Saved entries:

---*---

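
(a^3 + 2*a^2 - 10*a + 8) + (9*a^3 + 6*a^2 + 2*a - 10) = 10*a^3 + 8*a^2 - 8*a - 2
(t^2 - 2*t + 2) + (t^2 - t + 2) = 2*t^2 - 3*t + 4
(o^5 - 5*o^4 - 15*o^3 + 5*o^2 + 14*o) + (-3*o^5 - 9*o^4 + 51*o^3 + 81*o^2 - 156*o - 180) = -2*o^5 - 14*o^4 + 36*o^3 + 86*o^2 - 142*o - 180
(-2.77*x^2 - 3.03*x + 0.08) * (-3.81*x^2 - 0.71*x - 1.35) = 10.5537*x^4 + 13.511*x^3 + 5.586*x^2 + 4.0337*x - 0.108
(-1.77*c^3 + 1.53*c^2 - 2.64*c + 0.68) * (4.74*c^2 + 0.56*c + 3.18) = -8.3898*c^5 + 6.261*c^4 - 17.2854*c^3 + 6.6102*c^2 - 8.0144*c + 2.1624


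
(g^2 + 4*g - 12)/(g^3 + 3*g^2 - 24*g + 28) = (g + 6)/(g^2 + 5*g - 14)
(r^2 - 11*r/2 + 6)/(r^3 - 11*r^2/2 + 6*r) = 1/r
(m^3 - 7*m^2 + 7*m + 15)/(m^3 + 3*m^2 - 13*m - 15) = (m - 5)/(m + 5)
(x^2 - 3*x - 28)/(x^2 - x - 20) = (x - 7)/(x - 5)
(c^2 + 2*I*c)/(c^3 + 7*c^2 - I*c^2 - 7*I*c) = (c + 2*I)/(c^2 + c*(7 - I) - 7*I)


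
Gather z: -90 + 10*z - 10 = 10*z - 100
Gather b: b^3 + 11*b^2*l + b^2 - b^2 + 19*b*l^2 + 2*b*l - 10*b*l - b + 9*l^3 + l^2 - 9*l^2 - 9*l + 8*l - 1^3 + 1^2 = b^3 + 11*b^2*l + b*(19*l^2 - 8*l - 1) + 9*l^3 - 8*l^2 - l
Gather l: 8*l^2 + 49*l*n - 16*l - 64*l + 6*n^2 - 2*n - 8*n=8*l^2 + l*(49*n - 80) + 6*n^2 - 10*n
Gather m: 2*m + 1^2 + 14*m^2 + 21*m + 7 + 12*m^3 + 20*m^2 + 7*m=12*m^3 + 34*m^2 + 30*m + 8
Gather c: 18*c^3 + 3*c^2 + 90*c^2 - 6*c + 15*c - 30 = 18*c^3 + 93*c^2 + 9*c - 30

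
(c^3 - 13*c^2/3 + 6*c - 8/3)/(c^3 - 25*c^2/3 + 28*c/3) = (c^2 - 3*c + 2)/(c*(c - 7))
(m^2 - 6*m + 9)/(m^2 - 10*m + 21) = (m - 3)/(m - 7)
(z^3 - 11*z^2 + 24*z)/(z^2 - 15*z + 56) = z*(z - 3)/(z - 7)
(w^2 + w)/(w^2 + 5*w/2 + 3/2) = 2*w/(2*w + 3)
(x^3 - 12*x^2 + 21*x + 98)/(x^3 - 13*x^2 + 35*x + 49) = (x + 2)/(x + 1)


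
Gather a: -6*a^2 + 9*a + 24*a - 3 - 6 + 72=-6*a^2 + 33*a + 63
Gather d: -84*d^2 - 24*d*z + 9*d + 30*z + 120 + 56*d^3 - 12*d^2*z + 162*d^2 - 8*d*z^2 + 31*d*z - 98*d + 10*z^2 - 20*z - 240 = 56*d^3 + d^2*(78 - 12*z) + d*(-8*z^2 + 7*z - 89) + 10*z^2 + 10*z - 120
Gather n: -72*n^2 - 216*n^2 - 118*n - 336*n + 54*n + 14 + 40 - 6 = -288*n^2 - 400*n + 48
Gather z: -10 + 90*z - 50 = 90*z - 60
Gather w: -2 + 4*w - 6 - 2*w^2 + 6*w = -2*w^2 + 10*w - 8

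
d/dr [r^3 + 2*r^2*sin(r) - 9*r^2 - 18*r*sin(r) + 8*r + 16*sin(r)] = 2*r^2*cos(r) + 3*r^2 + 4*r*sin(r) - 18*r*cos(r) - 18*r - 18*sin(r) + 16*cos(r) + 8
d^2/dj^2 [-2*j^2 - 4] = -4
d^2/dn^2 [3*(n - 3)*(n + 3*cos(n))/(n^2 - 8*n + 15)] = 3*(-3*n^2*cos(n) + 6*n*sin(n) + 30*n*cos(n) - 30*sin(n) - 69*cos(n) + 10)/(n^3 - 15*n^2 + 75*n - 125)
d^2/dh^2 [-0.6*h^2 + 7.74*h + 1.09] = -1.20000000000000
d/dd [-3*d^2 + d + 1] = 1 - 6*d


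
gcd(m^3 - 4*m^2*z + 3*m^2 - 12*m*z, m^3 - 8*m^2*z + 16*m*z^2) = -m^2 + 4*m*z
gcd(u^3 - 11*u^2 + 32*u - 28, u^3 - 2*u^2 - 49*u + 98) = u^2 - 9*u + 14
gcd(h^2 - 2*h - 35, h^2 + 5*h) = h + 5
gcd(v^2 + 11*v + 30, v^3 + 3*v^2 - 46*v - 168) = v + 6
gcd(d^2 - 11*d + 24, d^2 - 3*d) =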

---*---

== TASK GOAL ==
Copy out only the lines above from the one with "(-2.77*x^2 - 3.03*x" to the one with "Gather m: 2*m", inclusive, exactly as they stand.

== ANSWER TO THE EXERCISE ==
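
(-2.77*x^2 - 3.03*x + 0.08) * (-3.81*x^2 - 0.71*x - 1.35) = 10.5537*x^4 + 13.511*x^3 + 5.586*x^2 + 4.0337*x - 0.108
(-1.77*c^3 + 1.53*c^2 - 2.64*c + 0.68) * (4.74*c^2 + 0.56*c + 3.18) = -8.3898*c^5 + 6.261*c^4 - 17.2854*c^3 + 6.6102*c^2 - 8.0144*c + 2.1624


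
(g^2 + 4*g - 12)/(g^3 + 3*g^2 - 24*g + 28) = (g + 6)/(g^2 + 5*g - 14)
(r^2 - 11*r/2 + 6)/(r^3 - 11*r^2/2 + 6*r) = 1/r
(m^3 - 7*m^2 + 7*m + 15)/(m^3 + 3*m^2 - 13*m - 15) = (m - 5)/(m + 5)
(x^2 - 3*x - 28)/(x^2 - x - 20) = (x - 7)/(x - 5)
(c^2 + 2*I*c)/(c^3 + 7*c^2 - I*c^2 - 7*I*c) = (c + 2*I)/(c^2 + c*(7 - I) - 7*I)


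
Gather z: -90 + 10*z - 10 = 10*z - 100
Gather b: b^3 + 11*b^2*l + b^2 - b^2 + 19*b*l^2 + 2*b*l - 10*b*l - b + 9*l^3 + l^2 - 9*l^2 - 9*l + 8*l - 1^3 + 1^2 = b^3 + 11*b^2*l + b*(19*l^2 - 8*l - 1) + 9*l^3 - 8*l^2 - l
Gather l: 8*l^2 + 49*l*n - 16*l - 64*l + 6*n^2 - 2*n - 8*n=8*l^2 + l*(49*n - 80) + 6*n^2 - 10*n
Gather m: 2*m + 1^2 + 14*m^2 + 21*m + 7 + 12*m^3 + 20*m^2 + 7*m=12*m^3 + 34*m^2 + 30*m + 8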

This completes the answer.